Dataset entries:
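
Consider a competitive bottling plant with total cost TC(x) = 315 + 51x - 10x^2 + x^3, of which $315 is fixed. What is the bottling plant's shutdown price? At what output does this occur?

The shutdown price is the minimum of AVC. VC = 51x - 10x^2 + x^3, so AVC = 51 - 10x + x^2.
dAVC/dx = -10 + 2x = 0 gives x = 5. min AVC = 51 - 10·5 + 5^2 = 26.
For P < $26 the firm produces nothing.

$26 per unit, at x = 5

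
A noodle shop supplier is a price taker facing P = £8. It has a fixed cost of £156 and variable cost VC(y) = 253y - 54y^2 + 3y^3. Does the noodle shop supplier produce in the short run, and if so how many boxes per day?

Shut down

Strip out fixed cost: VC = 253y - 54y^2 + 3y^3. Then AVC = 253 - 54y + 3y^2 and MC = 253 - 108y + 9y^2.
AVC is minimized where dAVC/dy = -54 + 6y = 0, at y = 9; min AVC = 253 - 54·9 + 3·9^2 = £10.
P = £8 lies below min AVC = £10; no output level covers variable cost.
Shutting down limits the loss to fixed cost, £156.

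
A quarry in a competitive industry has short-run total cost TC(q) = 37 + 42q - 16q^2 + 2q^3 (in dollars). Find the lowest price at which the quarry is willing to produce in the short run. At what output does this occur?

$10 per unit, at q = 4

The firm shuts down when price falls below the minimum of average variable cost. AVC = VC/q = 42 - 16q + 2q^2.
dAVC/dq = -16 + 4q = 0 gives q = 4. min AVC = 42 - 16·4 + 2·4^2 = 10.
So the shutdown price is $10.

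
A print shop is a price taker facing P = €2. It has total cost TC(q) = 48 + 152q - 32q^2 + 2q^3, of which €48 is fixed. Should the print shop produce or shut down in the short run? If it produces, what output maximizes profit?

Shut down

Strip out fixed cost: VC = 152q - 32q^2 + 2q^3. Then AVC = 152 - 32q + 2q^2 and MC = 152 - 64q + 6q^2.
AVC hits its minimum where MC = AVC, at q = 8, giving min AVC = 152 - 32·8 + 2·8^2 = €24.
With P < min AVC (€2 < €24), every unit sold adds to the loss.
Shutting down limits the loss to fixed cost, €48.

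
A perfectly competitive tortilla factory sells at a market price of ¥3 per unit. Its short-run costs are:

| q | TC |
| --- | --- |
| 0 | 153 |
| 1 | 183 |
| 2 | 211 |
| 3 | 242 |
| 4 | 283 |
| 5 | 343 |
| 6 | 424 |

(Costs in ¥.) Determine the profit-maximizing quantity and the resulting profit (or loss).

Profit at each row (π = 3q − TC): q=0: -153; q=1: -180; q=2: -205; q=3: -233; q=4: -271; q=5: -328; q=6: -406.
Profit is highest at q = 0. Equivalently, the lowest AVC in the table is 58/2 ≈ ¥29 at q = 2, and P = ¥3 falls below it — price never covers variable cost, so the firm shuts down and loses only its fixed cost.

q = 0 (shut down); profit = -¥153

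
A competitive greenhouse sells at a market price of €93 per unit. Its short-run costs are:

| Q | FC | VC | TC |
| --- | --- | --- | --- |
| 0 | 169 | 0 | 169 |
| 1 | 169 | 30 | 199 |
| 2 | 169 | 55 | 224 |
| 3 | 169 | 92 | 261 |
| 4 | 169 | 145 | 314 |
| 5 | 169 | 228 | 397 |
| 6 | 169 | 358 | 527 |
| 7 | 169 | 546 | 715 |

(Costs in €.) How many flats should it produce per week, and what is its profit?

Q = 5; profit = €68

Tabulate TR − TC: Q=0: -169; Q=1: -106; Q=2: -38; Q=3: 18; Q=4: 58; Q=5: 68; Q=6: 31; Q=7: -64.
Profit is maximized at Q = 5. AVC there is 228/5 = €45.60 ≤ P, so producing beats shutting down (which would give -€169).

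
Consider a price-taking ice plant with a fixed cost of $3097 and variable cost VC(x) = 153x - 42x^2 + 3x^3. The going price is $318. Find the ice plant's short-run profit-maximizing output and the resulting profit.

AVC = 153 - 42x + 3x^2 has its minimum $6 at x = 7; price $318 clears that bar, so the firm operates.
MC = 153 - 84x + 9x^2. Setting P = MC and taking the root on the rising branch gives x* = 11.
TR = 318·11 = 3498. TC = 3097 + 594 = 3691. Profit = 3498 − 3691 = -$193.
Shutting down would mean losing the fixed cost of $3097, so operating at a loss of $193 is better by $2904.

Profit = -$193 at x = 11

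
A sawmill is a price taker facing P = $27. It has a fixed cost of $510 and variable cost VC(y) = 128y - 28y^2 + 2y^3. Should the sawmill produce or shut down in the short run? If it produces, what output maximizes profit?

Shut down

Variable cost is VC = 128y - 28y^2 + 2y^3, so AVC = VC/y = 128 - 28y + 2y^2 and MC = dTC/dy = 128 - 56y + 6y^2.
AVC hits its minimum where MC = AVC, at y = 7, giving min AVC = 128 - 28·7 + 2·7^2 = $30.
Since P = $27 < min AVC = $30, price fails to cover variable cost at any output.
The firm minimizes its loss by shutting down and losing only its fixed cost of $510.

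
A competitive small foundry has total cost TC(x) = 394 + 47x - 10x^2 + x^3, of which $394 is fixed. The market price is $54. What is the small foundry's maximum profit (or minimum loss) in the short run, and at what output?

AVC = 47 - 10x + x^2 has its minimum $22 at x = 5; price $54 clears that bar, so the firm operates.
MC = 47 - 20x + 3x^2. Setting P = MC and taking the root on the rising branch gives x* = 7.
TR = 54·7 = 378. TC = 394 + 182 = 576. Profit = 378 − 576 = -$198.
That loss of $198 beats the $394 the firm would lose by shutting down; producing recovers $196 of fixed cost.

Profit = -$198 at x = 7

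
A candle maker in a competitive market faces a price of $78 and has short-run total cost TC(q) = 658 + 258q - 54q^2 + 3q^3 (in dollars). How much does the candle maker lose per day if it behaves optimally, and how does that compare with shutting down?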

Work instruction: Work through the records above line by line and count those that hold the string "sells". Give only the result.

Solution: 2